** Exercise goal **
Could you return every record below exactly as it is written?

** Extracted entries **

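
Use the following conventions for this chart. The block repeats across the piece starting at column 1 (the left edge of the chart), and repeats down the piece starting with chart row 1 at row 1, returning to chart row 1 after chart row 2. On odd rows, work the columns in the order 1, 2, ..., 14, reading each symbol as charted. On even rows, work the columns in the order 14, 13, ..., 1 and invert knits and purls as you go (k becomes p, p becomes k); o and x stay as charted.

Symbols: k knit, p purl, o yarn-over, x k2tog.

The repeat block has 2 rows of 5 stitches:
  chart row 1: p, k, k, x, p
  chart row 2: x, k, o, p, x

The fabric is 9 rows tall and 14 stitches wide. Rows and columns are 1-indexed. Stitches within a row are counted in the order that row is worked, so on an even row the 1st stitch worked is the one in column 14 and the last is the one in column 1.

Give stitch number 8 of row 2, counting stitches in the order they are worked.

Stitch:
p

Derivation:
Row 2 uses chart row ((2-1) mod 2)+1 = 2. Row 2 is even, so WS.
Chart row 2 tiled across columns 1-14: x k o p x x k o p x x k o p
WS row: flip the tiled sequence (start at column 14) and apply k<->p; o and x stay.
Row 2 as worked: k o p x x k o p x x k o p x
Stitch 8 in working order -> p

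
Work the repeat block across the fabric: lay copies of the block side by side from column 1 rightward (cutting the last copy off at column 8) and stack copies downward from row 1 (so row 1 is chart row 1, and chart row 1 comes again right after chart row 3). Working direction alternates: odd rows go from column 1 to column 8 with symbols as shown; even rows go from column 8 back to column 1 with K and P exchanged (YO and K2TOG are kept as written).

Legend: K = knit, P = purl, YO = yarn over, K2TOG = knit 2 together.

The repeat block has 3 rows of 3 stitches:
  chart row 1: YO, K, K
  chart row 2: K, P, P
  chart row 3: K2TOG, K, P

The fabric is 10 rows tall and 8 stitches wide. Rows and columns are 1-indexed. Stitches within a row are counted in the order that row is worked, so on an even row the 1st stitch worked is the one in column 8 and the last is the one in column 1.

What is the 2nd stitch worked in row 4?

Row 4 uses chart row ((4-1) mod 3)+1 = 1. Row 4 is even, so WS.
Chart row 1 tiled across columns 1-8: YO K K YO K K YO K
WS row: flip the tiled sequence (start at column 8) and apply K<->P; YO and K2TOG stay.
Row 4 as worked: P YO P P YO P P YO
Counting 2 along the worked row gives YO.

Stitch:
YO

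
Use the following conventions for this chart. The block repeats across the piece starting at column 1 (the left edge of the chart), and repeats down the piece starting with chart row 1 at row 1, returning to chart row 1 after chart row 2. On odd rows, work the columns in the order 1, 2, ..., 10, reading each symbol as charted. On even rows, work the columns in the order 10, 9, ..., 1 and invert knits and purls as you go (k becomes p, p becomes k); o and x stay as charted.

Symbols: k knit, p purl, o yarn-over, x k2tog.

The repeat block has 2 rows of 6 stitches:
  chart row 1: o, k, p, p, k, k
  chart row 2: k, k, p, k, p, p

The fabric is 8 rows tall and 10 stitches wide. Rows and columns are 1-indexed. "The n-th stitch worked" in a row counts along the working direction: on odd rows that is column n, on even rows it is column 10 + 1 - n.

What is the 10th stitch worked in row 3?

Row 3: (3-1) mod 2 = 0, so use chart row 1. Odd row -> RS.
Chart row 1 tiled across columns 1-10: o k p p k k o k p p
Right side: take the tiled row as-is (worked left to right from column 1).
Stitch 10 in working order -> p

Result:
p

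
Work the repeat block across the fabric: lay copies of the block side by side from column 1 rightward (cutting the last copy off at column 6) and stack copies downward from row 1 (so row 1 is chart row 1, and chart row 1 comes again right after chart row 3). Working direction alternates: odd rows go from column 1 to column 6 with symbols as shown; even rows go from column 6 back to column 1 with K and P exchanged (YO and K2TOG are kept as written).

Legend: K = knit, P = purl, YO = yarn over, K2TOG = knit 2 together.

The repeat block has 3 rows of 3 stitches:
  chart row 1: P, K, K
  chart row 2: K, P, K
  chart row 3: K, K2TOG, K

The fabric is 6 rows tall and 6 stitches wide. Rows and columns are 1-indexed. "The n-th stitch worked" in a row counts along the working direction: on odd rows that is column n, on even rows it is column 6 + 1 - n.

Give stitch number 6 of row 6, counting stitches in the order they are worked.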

** Response to the task **
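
Use the following conventions for this chart. The block repeats across the piece starting at column 1 (the left edge of the chart), and repeats down the piece starting with chart row 1 at row 1, returning to chart row 1 after chart row 2. On odd rows, work the columns in the order 1, 2, ..., 14, reading each symbol as charted. On even rows, work the columns in the order 14, 13, ..., 1 and invert knits and purls as you go (k becomes p, p becomes k); o and x stay as charted.

Symbols: k knit, p purl, o yarn-over, x k2tog.

The repeat block has 2 rows of 5 stitches:
  chart row 1: p, k, k, x, p
  chart row 2: x, k, o, p, x

The fabric is 9 rows tall and 14 stitches wide. Rows and columns are 1-indexed. Stitches within a row are counted in the order that row is worked, so on an even row the 1st stitch worked is the one in column 14 and the last is the one in column 1.

Give stitch number 8 of row 2, counting stitches in the order they are worked.

Stitch:
p

Derivation:
Row 2 uses chart row ((2-1) mod 2)+1 = 2. Row 2 is even, so WS.
Chart row 2 tiled across columns 1-14: x k o p x x k o p x x k o p
WS row: flip the tiled sequence (start at column 14) and apply k<->p; o and x stay.
Row 2 as worked: k o p x x k o p x x k o p x
Stitch 8 in working order -> p

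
Work the repeat block across the fabric: lay copies of the block side by side from column 1 rightward (cutting the last copy off at column 8) and stack copies downward from row 1 (so row 1 is chart row 1, and chart row 1 comes again right after chart row 3). Working direction alternates: odd rows go from column 1 to column 8 with symbols as shown; even rows go from column 8 back to column 1 with K and P exchanged (YO and K2TOG are kept as written).

Legend: K = knit, P = purl, YO = yarn over, K2TOG = knit 2 together.

The repeat block has 3 rows of 3 stitches:
  chart row 1: YO, K, K
  chart row 2: K, P, P
  chart row 3: K2TOG, K, P

The fabric is 10 rows tall and 8 stitches wide. Rows and columns are 1-indexed. Stitches within a row are counted in the order that row is worked, so on an even row the 1st stitch worked is the one in column 8 and the last is the one in column 1.

What is the 2nd stitch worked in row 4?

Row 4 uses chart row ((4-1) mod 3)+1 = 1. Row 4 is even, so WS.
Chart row 1 tiled across columns 1-8: YO K K YO K K YO K
WS row: flip the tiled sequence (start at column 8) and apply K<->P; YO and K2TOG stay.
Row 4 as worked: P YO P P YO P P YO
Counting 2 along the worked row gives YO.

Stitch:
YO

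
Use the following conventions for this chart. The block repeats across the piece starting at column 1 (the left edge of the chart), and repeats down the piece starting with chart row 1 at row 1, returning to chart row 1 after chart row 2. On odd rows, work the columns in the order 1, 2, ..., 10, reading each symbol as charted. On even rows, work the columns in the order 10, 9, ..., 1 and invert knits and purls as you go (k becomes p, p becomes k); o and x stay as charted.

Symbols: k knit, p purl, o yarn-over, x k2tog.

The repeat block has 2 rows of 6 stitches:
  chart row 1: o, k, p, p, k, k
  chart row 2: k, k, p, k, p, p

The fabric is 8 rows tall and 10 stitches wide. Rows and columns are 1-indexed. "The n-th stitch worked" in a row counts along the working direction: on odd rows that is column n, on even rows it is column 10 + 1 - n.

What is the 10th stitch worked in row 3?

Row 3: (3-1) mod 2 = 0, so use chart row 1. Odd row -> RS.
Chart row 1 tiled across columns 1-10: o k p p k k o k p p
Right side: take the tiled row as-is (worked left to right from column 1).
Stitch 10 in working order -> p

Result:
p

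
Work the repeat block across the fabric: lay copies of the block side by side from column 1 rightward (cutting the last copy off at column 6) and stack copies downward from row 1 (so row 1 is chart row 1, and chart row 1 comes again right after chart row 3). Working direction alternates: odd rows go from column 1 to column 6 with symbols as shown; even rows go from column 6 back to column 1 with K and P exchanged (YO and K2TOG are kept as written).

Legend: K = knit, P = purl, YO = yarn over, K2TOG = knit 2 together.

The repeat block has 3 rows of 3 stitches:
  chart row 1: P, K, K
  chart row 2: K, P, K
  chart row 3: K, K2TOG, K

The fabric is 6 rows tall and 6 stitches wide. Rows and columns are 1-indexed. "The n-th stitch worked" in a row counts along the working direction: on odd rows that is column n, on even rows it is column 6 + 1 - n.

Give stitch number 6 of row 6, counting stitches in the order they are worked.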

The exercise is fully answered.